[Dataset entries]
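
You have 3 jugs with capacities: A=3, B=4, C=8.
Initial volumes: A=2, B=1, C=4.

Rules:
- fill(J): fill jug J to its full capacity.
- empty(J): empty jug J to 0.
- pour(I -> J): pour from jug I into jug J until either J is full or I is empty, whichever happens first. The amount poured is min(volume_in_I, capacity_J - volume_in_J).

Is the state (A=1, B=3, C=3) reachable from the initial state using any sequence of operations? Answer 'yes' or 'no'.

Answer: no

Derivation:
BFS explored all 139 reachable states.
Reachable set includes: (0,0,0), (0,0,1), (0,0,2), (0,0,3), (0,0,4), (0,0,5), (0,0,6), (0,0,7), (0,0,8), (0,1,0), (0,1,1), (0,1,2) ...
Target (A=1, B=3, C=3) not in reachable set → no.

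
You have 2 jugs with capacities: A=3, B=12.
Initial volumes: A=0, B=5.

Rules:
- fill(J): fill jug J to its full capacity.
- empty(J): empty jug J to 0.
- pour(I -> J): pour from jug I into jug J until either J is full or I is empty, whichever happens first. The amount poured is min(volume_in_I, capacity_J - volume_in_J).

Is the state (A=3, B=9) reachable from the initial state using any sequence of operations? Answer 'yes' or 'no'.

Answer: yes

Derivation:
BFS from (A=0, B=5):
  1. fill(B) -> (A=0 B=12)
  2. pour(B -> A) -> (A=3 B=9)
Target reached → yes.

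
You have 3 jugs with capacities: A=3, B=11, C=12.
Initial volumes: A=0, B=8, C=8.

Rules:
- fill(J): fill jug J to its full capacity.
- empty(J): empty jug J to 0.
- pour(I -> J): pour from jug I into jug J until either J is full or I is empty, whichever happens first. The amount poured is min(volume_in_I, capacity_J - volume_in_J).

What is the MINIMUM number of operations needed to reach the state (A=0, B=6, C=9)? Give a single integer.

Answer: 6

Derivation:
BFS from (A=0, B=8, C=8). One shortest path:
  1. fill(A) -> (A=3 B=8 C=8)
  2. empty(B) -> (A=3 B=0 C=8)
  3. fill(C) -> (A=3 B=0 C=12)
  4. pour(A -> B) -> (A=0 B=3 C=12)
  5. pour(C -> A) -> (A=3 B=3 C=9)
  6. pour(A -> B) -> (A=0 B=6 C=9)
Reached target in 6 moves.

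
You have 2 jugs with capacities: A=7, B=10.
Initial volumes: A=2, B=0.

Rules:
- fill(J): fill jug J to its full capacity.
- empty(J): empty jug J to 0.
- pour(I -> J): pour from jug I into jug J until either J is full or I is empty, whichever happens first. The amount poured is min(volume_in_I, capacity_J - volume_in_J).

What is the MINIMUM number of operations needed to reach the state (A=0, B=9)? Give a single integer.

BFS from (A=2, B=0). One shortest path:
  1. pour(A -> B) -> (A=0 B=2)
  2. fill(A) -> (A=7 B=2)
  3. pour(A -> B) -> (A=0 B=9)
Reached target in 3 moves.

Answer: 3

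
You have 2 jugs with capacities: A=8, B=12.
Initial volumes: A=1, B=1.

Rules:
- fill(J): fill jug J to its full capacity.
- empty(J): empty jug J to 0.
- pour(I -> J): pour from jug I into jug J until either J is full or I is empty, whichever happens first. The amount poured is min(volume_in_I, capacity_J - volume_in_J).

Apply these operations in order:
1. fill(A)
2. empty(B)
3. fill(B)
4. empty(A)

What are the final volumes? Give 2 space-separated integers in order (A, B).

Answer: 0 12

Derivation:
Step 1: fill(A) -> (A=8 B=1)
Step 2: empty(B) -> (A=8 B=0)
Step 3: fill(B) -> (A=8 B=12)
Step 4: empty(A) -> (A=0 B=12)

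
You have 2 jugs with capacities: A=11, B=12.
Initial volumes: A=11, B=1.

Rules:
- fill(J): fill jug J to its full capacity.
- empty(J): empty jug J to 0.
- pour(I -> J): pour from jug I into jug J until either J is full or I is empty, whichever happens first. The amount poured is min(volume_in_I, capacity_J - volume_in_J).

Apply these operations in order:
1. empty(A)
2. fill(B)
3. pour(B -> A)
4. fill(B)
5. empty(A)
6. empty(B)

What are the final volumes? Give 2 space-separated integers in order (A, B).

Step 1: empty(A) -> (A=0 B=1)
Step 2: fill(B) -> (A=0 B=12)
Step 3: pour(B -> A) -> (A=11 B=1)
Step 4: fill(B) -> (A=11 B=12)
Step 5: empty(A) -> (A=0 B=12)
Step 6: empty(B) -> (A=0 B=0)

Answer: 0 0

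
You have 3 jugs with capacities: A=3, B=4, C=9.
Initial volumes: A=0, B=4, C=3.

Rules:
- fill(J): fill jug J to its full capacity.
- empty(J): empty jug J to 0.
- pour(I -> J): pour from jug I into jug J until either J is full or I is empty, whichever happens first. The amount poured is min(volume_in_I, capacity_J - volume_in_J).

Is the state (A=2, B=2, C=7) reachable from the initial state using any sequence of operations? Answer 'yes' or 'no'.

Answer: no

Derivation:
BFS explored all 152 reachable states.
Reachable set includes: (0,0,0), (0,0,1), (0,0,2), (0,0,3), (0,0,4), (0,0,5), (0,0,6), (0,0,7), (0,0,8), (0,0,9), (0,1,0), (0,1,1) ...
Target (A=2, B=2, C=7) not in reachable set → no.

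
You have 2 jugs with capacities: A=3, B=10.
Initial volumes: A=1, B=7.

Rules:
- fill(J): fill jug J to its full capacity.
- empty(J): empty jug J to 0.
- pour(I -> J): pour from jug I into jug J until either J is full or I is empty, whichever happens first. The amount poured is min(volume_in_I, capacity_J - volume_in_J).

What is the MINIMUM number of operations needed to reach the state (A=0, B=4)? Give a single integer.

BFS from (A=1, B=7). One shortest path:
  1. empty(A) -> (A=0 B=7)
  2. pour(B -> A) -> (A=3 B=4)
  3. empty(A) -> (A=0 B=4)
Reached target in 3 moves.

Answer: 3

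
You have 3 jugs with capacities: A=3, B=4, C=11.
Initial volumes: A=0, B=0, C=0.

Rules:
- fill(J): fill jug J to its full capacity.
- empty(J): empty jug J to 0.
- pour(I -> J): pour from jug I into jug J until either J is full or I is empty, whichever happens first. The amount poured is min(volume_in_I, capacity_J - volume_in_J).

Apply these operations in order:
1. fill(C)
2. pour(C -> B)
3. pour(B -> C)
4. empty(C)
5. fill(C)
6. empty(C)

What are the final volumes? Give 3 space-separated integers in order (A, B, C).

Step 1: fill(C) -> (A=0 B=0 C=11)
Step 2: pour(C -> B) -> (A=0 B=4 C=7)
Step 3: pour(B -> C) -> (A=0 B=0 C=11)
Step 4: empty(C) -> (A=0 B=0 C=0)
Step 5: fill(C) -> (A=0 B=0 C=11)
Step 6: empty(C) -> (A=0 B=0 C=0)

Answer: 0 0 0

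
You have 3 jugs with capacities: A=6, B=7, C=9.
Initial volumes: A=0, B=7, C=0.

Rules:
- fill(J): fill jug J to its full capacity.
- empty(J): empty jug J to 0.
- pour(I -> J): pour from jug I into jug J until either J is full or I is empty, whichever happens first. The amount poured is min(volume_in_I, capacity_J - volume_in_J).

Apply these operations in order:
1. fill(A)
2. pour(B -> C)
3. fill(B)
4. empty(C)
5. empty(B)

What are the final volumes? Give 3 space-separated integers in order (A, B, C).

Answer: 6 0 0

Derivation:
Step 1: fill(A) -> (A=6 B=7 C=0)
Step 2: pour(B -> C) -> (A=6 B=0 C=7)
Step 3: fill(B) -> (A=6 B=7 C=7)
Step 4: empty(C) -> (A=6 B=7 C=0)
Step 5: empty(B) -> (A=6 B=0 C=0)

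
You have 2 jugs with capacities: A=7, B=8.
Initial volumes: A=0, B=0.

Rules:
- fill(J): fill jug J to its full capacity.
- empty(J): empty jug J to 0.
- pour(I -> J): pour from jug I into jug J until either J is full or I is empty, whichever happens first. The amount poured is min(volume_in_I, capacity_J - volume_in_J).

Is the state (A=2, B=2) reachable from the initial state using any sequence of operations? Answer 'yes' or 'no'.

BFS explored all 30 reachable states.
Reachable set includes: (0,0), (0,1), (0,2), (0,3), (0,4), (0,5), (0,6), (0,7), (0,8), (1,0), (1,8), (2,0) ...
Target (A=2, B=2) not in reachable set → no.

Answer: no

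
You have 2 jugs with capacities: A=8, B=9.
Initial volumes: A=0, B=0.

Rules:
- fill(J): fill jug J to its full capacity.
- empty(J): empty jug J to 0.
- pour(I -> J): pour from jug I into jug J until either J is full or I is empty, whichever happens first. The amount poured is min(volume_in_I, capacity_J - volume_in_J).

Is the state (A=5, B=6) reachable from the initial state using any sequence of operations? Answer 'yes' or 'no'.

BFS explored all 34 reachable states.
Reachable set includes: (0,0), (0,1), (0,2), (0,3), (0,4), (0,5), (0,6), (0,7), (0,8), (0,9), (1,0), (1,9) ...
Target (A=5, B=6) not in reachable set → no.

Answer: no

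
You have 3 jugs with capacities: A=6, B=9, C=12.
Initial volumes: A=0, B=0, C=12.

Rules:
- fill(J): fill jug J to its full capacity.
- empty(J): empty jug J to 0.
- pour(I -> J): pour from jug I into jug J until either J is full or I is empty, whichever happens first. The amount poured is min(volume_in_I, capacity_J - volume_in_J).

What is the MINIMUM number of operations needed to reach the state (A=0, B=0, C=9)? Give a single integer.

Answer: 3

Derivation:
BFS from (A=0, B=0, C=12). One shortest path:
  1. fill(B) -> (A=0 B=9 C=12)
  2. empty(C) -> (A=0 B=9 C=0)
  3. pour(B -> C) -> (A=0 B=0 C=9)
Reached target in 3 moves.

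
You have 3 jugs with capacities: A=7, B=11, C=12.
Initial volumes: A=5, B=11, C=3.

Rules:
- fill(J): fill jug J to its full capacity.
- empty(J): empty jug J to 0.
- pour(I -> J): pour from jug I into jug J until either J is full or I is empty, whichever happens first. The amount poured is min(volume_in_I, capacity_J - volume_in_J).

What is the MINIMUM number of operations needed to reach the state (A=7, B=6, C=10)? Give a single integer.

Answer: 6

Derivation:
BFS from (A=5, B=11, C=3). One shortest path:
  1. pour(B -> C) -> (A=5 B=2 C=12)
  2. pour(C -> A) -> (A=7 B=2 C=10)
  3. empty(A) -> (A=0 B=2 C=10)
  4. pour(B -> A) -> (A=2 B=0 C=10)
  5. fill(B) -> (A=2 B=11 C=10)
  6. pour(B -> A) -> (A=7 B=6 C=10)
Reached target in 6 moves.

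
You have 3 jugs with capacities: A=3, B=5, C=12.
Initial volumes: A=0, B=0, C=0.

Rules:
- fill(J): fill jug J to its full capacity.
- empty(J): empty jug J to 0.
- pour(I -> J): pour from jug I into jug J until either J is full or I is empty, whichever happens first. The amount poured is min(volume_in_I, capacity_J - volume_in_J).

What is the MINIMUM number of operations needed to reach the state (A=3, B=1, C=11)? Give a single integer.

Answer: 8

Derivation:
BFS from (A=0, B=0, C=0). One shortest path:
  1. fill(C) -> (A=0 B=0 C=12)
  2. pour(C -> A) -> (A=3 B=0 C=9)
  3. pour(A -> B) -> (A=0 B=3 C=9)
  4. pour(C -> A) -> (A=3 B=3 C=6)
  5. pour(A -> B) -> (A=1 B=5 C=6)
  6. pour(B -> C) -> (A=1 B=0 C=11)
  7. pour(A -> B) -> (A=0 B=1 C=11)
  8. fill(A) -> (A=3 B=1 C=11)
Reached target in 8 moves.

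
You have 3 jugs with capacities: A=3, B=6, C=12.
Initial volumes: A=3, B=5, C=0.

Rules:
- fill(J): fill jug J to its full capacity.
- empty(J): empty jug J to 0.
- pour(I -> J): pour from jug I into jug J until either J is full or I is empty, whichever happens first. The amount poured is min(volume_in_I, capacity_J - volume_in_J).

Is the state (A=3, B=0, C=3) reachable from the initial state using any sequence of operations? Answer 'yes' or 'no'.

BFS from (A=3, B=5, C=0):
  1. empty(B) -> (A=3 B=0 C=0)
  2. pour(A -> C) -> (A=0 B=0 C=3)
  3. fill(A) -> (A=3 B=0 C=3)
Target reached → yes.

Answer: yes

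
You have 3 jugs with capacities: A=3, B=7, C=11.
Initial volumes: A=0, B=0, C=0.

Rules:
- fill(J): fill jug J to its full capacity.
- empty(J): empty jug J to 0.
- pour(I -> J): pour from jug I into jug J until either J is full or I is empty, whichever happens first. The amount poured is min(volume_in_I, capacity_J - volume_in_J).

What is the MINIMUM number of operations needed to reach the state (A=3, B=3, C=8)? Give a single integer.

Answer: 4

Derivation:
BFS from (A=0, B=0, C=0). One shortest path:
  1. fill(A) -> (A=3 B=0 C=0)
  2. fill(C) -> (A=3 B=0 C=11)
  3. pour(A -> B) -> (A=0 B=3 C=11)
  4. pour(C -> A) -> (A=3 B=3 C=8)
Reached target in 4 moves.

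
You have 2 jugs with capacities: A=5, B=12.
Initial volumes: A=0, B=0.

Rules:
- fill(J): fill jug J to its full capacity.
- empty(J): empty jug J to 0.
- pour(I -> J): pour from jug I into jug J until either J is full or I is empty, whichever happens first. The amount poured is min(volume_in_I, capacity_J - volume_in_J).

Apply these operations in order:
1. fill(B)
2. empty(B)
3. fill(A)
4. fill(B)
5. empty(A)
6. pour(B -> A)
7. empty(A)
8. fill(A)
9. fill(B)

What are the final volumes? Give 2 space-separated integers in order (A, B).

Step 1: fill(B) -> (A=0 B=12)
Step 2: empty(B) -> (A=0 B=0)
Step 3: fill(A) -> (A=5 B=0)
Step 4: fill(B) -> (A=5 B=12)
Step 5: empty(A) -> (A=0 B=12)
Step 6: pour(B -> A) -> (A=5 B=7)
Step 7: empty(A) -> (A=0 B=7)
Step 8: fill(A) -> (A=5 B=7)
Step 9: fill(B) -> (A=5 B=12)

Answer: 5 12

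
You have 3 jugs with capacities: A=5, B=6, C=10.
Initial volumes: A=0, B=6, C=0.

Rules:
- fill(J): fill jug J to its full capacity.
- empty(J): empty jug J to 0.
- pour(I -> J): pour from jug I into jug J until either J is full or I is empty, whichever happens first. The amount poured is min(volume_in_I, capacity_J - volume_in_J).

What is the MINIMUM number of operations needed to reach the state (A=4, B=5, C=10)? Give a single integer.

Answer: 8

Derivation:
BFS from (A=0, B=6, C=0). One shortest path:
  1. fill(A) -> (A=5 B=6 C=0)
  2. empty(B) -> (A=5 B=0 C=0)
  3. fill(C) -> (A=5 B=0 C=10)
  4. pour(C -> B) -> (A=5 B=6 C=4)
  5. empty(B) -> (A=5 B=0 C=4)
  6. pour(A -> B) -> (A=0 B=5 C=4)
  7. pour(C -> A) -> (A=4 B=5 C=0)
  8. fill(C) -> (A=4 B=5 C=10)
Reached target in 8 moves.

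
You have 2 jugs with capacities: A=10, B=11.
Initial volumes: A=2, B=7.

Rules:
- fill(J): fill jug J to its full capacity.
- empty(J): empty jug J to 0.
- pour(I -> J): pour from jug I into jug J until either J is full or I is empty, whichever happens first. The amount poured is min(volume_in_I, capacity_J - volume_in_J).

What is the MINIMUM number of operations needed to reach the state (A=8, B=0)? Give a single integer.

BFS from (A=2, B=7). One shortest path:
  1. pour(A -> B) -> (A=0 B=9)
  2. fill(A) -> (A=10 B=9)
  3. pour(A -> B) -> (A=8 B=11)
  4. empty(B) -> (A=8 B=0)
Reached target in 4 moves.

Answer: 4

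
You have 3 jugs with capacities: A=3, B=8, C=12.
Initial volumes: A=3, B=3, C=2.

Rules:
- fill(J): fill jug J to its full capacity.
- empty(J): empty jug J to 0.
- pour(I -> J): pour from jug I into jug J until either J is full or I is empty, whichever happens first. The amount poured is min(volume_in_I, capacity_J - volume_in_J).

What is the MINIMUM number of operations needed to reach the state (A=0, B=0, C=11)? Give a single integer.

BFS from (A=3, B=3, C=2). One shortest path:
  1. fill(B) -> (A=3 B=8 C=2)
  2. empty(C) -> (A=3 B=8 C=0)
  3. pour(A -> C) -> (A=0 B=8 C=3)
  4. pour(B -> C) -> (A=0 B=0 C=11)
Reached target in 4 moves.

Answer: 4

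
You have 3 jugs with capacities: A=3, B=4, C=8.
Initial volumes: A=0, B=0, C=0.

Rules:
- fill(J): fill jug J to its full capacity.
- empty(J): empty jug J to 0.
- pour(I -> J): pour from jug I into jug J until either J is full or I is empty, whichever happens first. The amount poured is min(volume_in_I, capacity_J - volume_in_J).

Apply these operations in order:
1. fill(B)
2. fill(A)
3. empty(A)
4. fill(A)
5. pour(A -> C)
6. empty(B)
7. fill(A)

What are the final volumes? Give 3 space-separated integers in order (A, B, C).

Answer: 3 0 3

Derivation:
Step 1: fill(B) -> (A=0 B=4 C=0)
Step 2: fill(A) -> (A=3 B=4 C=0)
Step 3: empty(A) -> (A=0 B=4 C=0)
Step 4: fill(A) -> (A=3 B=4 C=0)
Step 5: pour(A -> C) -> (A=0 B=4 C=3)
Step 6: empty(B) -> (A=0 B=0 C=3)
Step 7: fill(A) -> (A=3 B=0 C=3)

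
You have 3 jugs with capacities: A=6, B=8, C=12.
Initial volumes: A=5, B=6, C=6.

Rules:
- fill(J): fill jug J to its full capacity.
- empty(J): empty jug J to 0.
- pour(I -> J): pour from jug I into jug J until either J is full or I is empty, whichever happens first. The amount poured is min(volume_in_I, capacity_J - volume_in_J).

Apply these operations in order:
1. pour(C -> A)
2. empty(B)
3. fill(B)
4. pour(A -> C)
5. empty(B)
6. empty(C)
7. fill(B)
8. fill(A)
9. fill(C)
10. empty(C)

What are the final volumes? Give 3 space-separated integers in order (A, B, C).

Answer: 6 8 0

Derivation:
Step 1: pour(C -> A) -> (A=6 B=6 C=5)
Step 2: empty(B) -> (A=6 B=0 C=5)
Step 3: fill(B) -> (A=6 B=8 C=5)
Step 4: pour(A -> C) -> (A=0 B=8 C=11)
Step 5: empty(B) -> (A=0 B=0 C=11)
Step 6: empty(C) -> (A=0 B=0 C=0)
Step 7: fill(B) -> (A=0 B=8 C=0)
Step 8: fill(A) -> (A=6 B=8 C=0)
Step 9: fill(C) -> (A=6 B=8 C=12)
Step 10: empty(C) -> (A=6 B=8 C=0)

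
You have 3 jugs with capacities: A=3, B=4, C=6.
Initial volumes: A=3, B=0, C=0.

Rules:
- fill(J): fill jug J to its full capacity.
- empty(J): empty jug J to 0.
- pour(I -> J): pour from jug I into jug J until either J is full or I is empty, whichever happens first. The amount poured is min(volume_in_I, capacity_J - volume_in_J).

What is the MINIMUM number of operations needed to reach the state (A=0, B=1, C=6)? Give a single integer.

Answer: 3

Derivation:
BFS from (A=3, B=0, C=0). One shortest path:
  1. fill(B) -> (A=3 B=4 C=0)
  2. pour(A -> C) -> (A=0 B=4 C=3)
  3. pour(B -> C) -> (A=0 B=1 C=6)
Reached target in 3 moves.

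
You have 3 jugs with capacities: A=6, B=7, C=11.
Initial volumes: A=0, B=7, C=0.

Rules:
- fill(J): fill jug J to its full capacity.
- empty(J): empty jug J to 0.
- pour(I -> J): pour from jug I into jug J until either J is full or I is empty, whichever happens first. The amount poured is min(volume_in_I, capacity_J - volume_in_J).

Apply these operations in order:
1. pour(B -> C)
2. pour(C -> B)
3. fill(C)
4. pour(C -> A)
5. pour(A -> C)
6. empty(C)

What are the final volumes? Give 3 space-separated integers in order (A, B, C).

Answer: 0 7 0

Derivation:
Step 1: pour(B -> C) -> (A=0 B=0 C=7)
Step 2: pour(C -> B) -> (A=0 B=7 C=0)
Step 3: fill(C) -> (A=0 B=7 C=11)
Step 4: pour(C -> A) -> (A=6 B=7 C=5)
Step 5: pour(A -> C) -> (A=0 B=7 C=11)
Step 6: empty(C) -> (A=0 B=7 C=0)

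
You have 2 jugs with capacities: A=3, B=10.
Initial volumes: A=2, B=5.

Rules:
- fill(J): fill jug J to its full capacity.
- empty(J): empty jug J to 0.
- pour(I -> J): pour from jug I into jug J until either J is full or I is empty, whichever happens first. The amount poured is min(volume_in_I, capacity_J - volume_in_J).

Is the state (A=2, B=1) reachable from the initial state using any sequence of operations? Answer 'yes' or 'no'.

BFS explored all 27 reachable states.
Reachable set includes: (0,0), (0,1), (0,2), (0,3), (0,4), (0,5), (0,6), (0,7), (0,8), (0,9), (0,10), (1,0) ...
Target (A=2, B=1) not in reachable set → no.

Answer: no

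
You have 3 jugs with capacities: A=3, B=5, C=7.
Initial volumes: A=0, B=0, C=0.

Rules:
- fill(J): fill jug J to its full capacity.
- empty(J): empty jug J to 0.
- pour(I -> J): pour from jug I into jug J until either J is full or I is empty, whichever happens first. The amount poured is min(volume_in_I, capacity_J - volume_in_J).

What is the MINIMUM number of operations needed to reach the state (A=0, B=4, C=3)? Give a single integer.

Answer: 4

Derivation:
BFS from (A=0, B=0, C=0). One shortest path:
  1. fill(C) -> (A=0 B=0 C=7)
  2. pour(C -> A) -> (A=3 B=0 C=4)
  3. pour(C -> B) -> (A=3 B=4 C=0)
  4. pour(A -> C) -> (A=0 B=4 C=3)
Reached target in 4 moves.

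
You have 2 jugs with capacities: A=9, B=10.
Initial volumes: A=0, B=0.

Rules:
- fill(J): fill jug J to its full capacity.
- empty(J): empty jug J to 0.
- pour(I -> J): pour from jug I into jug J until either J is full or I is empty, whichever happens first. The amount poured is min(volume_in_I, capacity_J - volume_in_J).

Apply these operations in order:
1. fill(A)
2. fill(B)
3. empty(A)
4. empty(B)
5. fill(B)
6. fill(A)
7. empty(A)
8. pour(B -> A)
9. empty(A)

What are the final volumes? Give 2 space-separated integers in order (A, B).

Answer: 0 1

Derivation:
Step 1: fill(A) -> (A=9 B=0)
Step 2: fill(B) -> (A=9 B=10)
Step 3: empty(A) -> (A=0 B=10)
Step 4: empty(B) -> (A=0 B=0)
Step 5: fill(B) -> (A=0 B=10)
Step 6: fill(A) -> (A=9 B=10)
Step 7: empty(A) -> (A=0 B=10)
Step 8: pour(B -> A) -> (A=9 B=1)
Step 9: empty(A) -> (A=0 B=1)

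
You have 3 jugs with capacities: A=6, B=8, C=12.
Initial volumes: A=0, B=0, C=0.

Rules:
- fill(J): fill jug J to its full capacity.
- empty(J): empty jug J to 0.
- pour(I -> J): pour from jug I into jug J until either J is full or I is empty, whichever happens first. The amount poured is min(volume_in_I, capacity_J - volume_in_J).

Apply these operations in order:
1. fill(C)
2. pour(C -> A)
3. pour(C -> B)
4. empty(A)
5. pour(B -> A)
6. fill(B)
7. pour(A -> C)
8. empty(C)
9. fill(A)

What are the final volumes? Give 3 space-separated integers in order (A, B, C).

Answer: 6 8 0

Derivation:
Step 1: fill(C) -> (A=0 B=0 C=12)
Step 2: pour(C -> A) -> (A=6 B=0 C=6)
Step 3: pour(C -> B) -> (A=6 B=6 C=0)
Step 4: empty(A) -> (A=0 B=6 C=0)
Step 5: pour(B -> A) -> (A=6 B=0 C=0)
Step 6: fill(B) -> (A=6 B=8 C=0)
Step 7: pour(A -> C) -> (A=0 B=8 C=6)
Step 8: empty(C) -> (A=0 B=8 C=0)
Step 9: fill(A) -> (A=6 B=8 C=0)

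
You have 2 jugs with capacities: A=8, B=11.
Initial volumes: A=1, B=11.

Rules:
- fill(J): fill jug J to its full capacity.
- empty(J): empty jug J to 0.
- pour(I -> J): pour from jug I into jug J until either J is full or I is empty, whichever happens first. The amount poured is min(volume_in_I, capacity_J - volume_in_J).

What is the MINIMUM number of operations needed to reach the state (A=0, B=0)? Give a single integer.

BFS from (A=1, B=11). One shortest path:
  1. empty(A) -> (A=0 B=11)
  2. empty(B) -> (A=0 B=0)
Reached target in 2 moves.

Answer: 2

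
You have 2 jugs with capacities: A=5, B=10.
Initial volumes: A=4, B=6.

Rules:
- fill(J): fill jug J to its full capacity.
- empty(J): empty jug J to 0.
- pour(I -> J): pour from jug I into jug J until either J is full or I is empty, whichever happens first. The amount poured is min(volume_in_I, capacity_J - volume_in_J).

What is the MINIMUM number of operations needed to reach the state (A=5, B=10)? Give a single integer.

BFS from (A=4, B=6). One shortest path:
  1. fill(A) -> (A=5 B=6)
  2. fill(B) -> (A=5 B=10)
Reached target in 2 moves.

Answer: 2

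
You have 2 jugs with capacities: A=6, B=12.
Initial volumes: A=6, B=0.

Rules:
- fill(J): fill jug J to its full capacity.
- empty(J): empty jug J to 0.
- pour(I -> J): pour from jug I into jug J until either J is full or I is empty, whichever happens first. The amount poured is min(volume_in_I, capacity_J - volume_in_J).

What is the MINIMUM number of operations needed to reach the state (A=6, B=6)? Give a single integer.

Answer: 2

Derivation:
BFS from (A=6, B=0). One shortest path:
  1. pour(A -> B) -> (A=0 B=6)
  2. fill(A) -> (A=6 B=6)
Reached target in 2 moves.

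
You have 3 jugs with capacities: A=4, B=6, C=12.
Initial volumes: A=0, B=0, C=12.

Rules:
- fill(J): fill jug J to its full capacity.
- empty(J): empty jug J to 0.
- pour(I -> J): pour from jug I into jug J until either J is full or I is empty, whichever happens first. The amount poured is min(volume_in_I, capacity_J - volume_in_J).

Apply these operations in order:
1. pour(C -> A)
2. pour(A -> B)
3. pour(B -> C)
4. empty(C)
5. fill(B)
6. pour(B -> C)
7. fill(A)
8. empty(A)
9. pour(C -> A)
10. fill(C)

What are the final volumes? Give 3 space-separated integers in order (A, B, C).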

## Action item
Produce an exact copy of the lines from the one containing "8. empty(A)" through the final line of the data, both ends included, and only those.

## Completed exercise
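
8. empty(A)
9. pour(C -> A)
10. fill(C)

What are the final volumes? Give 3 space-separated integers in order (A, B, C).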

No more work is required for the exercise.